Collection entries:
* * * *

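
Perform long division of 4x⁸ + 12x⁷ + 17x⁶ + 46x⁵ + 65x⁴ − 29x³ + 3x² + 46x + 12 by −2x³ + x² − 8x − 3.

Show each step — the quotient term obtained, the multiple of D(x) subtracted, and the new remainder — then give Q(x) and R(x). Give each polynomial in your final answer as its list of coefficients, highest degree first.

Q = [-2, -7, -4, 6, -3, -5]; R = [2, -3, -3]

Step 1: lead(4x⁸ + 12x⁷ + 17x⁶ + 46x⁵ + 65x⁴ − 29x³ + 3x² + 46x + 12) ÷ lead(D) = 4x⁸ ÷ −2x³ = −2x⁵. Subtract (−2x⁵)·D = 4x⁸ − 2x⁷ + 16x⁶ + 6x⁵. Remainder: 14x⁷ + x⁶ + 40x⁵ + 65x⁴ − 29x³ + 3x² + 46x + 12.
Step 2: lead(14x⁷ + x⁶ + 40x⁵ + 65x⁴ − 29x³ + 3x² + 46x + 12) ÷ lead(D) = 14x⁷ ÷ −2x³ = −7x⁴. Subtract (−7x⁴)·D = 14x⁷ − 7x⁶ + 56x⁵ + 21x⁴. Remainder: 8x⁶ − 16x⁵ + 44x⁴ − 29x³ + 3x² + 46x + 12.
Step 3: lead(8x⁶ − 16x⁵ + 44x⁴ − 29x³ + 3x² + 46x + 12) ÷ lead(D) = 8x⁶ ÷ −2x³ = −4x³. Subtract (−4x³)·D = 8x⁶ − 4x⁵ + 32x⁴ + 12x³. Remainder: −12x⁵ + 12x⁴ − 41x³ + 3x² + 46x + 12.
Step 4: lead(−12x⁵ + 12x⁴ − 41x³ + 3x² + 46x + 12) ÷ lead(D) = −12x⁵ ÷ −2x³ = 6x². Subtract (6x²)·D = −12x⁵ + 6x⁴ − 48x³ − 18x². Remainder: 6x⁴ + 7x³ + 21x² + 46x + 12.
Step 5: lead(6x⁴ + 7x³ + 21x² + 46x + 12) ÷ lead(D) = 6x⁴ ÷ −2x³ = −3x. Subtract (−3x)·D = 6x⁴ − 3x³ + 24x² + 9x. Remainder: 10x³ − 3x² + 37x + 12.
Step 6: lead(10x³ − 3x² + 37x + 12) ÷ lead(D) = 10x³ ÷ −2x³ = −5. Subtract (−5)·D = 10x³ − 5x² + 40x + 15. Remainder: 2x² − 3x − 3.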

* * * *

What is expected:
In full and verbatim, transcribe the data.

Written answer:
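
Perform long division of 4x⁸ + 12x⁷ + 17x⁶ + 46x⁵ + 65x⁴ − 29x³ + 3x² + 46x + 12 by −2x³ + x² − 8x − 3.

Show each step — the quotient term obtained, the multiple of D(x) subtracted, and the new remainder — then give Q(x) and R(x). Give each polynomial in your final answer as its list of coefficients, highest degree first.

Q = [-2, -7, -4, 6, -3, -5]; R = [2, -3, -3]

Step 1: lead(4x⁸ + 12x⁷ + 17x⁶ + 46x⁵ + 65x⁴ − 29x³ + 3x² + 46x + 12) ÷ lead(D) = 4x⁸ ÷ −2x³ = −2x⁵. Subtract (−2x⁵)·D = 4x⁸ − 2x⁷ + 16x⁶ + 6x⁵. Remainder: 14x⁷ + x⁶ + 40x⁵ + 65x⁴ − 29x³ + 3x² + 46x + 12.
Step 2: lead(14x⁷ + x⁶ + 40x⁵ + 65x⁴ − 29x³ + 3x² + 46x + 12) ÷ lead(D) = 14x⁷ ÷ −2x³ = −7x⁴. Subtract (−7x⁴)·D = 14x⁷ − 7x⁶ + 56x⁵ + 21x⁴. Remainder: 8x⁶ − 16x⁵ + 44x⁴ − 29x³ + 3x² + 46x + 12.
Step 3: lead(8x⁶ − 16x⁵ + 44x⁴ − 29x³ + 3x² + 46x + 12) ÷ lead(D) = 8x⁶ ÷ −2x³ = −4x³. Subtract (−4x³)·D = 8x⁶ − 4x⁵ + 32x⁴ + 12x³. Remainder: −12x⁵ + 12x⁴ − 41x³ + 3x² + 46x + 12.
Step 4: lead(−12x⁵ + 12x⁴ − 41x³ + 3x² + 46x + 12) ÷ lead(D) = −12x⁵ ÷ −2x³ = 6x². Subtract (6x²)·D = −12x⁵ + 6x⁴ − 48x³ − 18x². Remainder: 6x⁴ + 7x³ + 21x² + 46x + 12.
Step 5: lead(6x⁴ + 7x³ + 21x² + 46x + 12) ÷ lead(D) = 6x⁴ ÷ −2x³ = −3x. Subtract (−3x)·D = 6x⁴ − 3x³ + 24x² + 9x. Remainder: 10x³ − 3x² + 37x + 12.
Step 6: lead(10x³ − 3x² + 37x + 12) ÷ lead(D) = 10x³ ÷ −2x³ = −5. Subtract (−5)·D = 10x³ − 5x² + 40x + 15. Remainder: 2x² − 3x − 3.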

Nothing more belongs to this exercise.